→ **WORK ORDER**: Return every line below exactly, without dropping any.
++++ DATA UNDER STUDY
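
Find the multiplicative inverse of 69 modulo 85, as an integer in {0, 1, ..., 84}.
Apply the extended Euclidean algorithm to (85, 69), tracking rows (r, s, t) with s·85 + t·69 = r. Each division r_prev = q·r_cur + r_new produces the new row as (previous row) − q·(current row):
  row A: (85, 1, 0)   [1·85 + 0·69 = 85]
  row B: (69, 0, 1)   [0·85 + 1·69 = 69]
  85 = 1·69 + 16   → row C = row A − 1·row B = (16, 1, −1)   [check: 1·85 − 1·69 = 16]
  69 = 4·16 + 5   → row D = row B − 4·row C = (5, −4, 5)   [check: −4·85 + 5·69 = 5]
  16 = 3·5 + 1   → row E = row C − 3·row D = (1, 13, −16)   [check: 13·85 − 16·69 = 1]
  5 = 5·1 + 0   → remainder 0, stop. gcd = 1 (last nonzero row E).
The gcd is 1, so 69 is invertible mod 85. The last nonzero row gives 13·85 − 16·69 = 1, so t = −16. So 69^(−1) ≡ −16 ≡ 69 (mod 85). Verify: 69 · 69 = 4761 ≡ 1 (mod 85). ✓

Final answer: 69^(−1) ≡ 69 (mod 85)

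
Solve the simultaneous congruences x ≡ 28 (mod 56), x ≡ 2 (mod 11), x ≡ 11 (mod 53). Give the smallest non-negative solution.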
++++++++
→ **WRITTEN SOLUTION**:
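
Find the multiplicative inverse of 69 modulo 85, as an integer in {0, 1, ..., 84}.
Apply the extended Euclidean algorithm to (85, 69), tracking rows (r, s, t) with s·85 + t·69 = r. Each division r_prev = q·r_cur + r_new produces the new row as (previous row) − q·(current row):
  row A: (85, 1, 0)   [1·85 + 0·69 = 85]
  row B: (69, 0, 1)   [0·85 + 1·69 = 69]
  85 = 1·69 + 16   → row C = row A − 1·row B = (16, 1, −1)   [check: 1·85 − 1·69 = 16]
  69 = 4·16 + 5   → row D = row B − 4·row C = (5, −4, 5)   [check: −4·85 + 5·69 = 5]
  16 = 3·5 + 1   → row E = row C − 3·row D = (1, 13, −16)   [check: 13·85 − 16·69 = 1]
  5 = 5·1 + 0   → remainder 0, stop. gcd = 1 (last nonzero row E).
The gcd is 1, so 69 is invertible mod 85. The last nonzero row gives 13·85 − 16·69 = 1, so t = −16. So 69^(−1) ≡ −16 ≡ 69 (mod 85). Verify: 69 · 69 = 4761 ≡ 1 (mod 85). ✓

Final answer: 69^(−1) ≡ 69 (mod 85)

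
Solve the simultaneous congruences x ≡ 28 (mod 56), x ≡ 2 (mod 11), x ≡ 11 (mod 53). Give the smallest non-negative solution.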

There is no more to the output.